> **Task**
Copy each line below that has "digested".

(Stored entries)
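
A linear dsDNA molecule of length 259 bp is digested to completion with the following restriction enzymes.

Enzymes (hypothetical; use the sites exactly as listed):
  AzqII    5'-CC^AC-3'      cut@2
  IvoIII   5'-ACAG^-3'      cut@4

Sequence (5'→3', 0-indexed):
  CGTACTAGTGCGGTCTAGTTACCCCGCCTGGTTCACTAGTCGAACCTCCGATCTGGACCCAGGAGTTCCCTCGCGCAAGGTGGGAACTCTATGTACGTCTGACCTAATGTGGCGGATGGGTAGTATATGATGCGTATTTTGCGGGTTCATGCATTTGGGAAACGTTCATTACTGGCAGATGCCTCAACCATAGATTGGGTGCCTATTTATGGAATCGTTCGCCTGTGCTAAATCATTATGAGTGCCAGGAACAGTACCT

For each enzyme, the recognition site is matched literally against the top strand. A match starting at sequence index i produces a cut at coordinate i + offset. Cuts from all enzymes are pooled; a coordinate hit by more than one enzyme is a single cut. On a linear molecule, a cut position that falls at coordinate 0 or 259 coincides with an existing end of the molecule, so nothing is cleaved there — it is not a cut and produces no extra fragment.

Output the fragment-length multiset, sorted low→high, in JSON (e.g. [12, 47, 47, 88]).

Scan for sites:
  AzqII (CCAC, off=2): no sites
  IvoIII (ACAG, off=4): starts [250] → cuts [254]

All cut coordinates (distinct, sorted): [254]

Fragments:
  [0,254): 254 bp
  [254,259): 5 bp

[5,254]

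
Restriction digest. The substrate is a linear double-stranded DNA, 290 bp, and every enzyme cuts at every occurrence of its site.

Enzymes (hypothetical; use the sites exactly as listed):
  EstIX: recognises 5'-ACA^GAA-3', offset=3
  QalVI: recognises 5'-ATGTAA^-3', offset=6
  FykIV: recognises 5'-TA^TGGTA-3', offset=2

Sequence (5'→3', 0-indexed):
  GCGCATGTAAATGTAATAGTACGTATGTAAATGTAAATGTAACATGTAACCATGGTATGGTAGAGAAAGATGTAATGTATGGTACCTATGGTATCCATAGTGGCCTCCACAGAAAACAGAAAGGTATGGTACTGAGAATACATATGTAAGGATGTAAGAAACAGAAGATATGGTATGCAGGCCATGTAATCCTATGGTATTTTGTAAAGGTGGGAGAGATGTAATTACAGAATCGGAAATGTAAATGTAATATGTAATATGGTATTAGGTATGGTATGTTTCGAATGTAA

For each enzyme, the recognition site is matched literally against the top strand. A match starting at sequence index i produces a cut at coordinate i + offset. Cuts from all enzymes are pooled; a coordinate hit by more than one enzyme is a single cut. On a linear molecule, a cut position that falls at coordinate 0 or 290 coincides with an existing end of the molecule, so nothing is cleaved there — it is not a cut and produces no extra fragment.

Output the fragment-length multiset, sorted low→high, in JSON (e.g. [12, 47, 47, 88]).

[2,4,5,5,6,6,6,6,6,7,7,7,7,8,8,8,9,10,12,14,15,18,19,19,23,23,30]

Scan for sites:
  EstIX ACAGAA/3: at [108, 115, 160, 226] ⇒ [111, 118, 163, 229]
  QalVI ATGTAA/6: at [4, 10, 24, 30, 36, 43, 69, 143, 151, 183, 218, 238, 244, 251, 284] ⇒ [10, 16, 30, 36, 42, 49, 75, 149, 157, 189, 224, 244, 250, 257] (position 290 is a terminus of the linear molecule — no cut)
  FykIV TATGGTA/2: at [55, 77, 86, 124, 168, 192, 257, 269] ⇒ [57, 79, 88, 126, 170, 194, 259, 271]

Pooled cuts: [10, 16, 30, 36, 42, 49, 57, 75, 79, 88, 111, 118, 126, 149, 157, 163, 170, 189, 194, 224, 229, 244, 250, 257, 259, 271]

Fragments:
  [0,10): 10 bp
  [10,16): 6 bp
  [16,30): 14 bp
  [30,36): 6 bp
  [36,42): 6 bp
  [42,49): 7 bp
  [49,57): 8 bp
  [57,75): 18 bp
  [75,79): 4 bp
  [79,88): 9 bp
  [88,111): 23 bp
  [111,118): 7 bp
  [118,126): 8 bp
  [126,149): 23 bp
  [149,157): 8 bp
  [157,163): 6 bp
  [163,170): 7 bp
  [170,189): 19 bp
  [189,194): 5 bp
  [194,224): 30 bp
  [224,229): 5 bp
  [229,244): 15 bp
  [244,250): 6 bp
  [250,257): 7 bp
  [257,259): 2 bp
  [259,271): 12 bp
  [271,290): 19 bp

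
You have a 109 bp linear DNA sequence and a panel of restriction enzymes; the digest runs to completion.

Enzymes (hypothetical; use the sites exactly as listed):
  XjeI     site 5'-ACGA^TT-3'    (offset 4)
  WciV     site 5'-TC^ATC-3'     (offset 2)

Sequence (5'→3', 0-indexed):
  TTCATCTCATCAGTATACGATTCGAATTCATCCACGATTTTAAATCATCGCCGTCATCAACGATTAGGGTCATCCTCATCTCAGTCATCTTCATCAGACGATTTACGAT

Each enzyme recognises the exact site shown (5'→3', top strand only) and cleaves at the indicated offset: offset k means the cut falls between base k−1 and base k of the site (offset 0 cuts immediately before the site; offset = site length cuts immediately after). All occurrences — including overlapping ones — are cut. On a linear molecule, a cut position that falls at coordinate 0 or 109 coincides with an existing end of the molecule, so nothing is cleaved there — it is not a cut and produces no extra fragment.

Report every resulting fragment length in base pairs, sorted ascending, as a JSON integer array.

Per-enzyme occurrences:
  XjeI ACGATT/4: at [16, 33, 59, 97] ⇒ [20, 37, 63, 101]
  WciV TCATC/2: at [1, 6, 27, 44, 53, 69, 75, 84, 90] ⇒ [3, 8, 29, 46, 55, 71, 77, 86, 92]

Pooled cuts: [3, 8, 20, 29, 37, 46, 55, 63, 71, 77, 86, 92, 101]

Fragment lengths:
  [0,3): 3 bp
  [3,8): 5 bp
  [8,20): 12 bp
  [20,29): 9 bp
  [29,37): 8 bp
  [37,46): 9 bp
  [46,55): 9 bp
  [55,63): 8 bp
  [63,71): 8 bp
  [71,77): 6 bp
  [77,86): 9 bp
  [86,92): 6 bp
  [92,101): 9 bp
  [101,109): 8 bp

[3,5,6,6,8,8,8,8,9,9,9,9,9,12]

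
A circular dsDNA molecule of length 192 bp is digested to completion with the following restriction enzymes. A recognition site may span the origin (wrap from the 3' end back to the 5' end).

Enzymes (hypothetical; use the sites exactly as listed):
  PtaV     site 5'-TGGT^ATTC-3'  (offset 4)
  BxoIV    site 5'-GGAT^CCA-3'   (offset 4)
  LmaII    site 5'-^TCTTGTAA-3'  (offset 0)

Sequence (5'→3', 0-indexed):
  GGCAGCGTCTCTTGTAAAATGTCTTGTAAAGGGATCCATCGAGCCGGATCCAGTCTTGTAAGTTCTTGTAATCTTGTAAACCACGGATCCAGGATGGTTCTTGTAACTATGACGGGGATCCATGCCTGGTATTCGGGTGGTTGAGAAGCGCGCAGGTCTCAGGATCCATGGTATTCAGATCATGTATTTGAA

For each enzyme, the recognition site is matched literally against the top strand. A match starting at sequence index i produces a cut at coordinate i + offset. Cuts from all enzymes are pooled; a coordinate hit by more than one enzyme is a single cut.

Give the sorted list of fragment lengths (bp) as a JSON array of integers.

[4,7,8,10,10,11,12,14,14,17,21,29,35]

Per-enzyme occurrences:
  PtaV (TGGTATTC, off=4): starts [126, 168] → cuts [130, 172]
  BxoIV (GGATCCA, off=4): starts [31, 45, 84, 115, 161] → cuts [35, 49, 88, 119, 165]
  LmaII (TCTTGTAA, off=0): starts [9, 21, 53, 63, 71, 98] → cuts [9, 21, 53, 63, 71, 98]

All cut coordinates (distinct, sorted): [9, 21, 35, 49, 53, 63, 71, 88, 98, 119, 130, 165, 172]

Fragments:
  9→21: 12 bp
  21→35: 14 bp
  35→49: 14 bp
  49→53: 4 bp
  53→63: 10 bp
  63→71: 8 bp
  71→88: 17 bp
  88→98: 10 bp
  98→119: 21 bp
  119→130: 11 bp
  130→165: 35 bp
  165→172: 7 bp
  172→9 (wrap): 192-172+9 = 29 bp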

> **Completed exercise**
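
A linear dsDNA molecule of length 259 bp is digested to completion with the following restriction enzymes.
A circular dsDNA molecule of length 192 bp is digested to completion with the following restriction enzymes. A recognition site may span the origin (wrap from the 3' end back to the 5' end).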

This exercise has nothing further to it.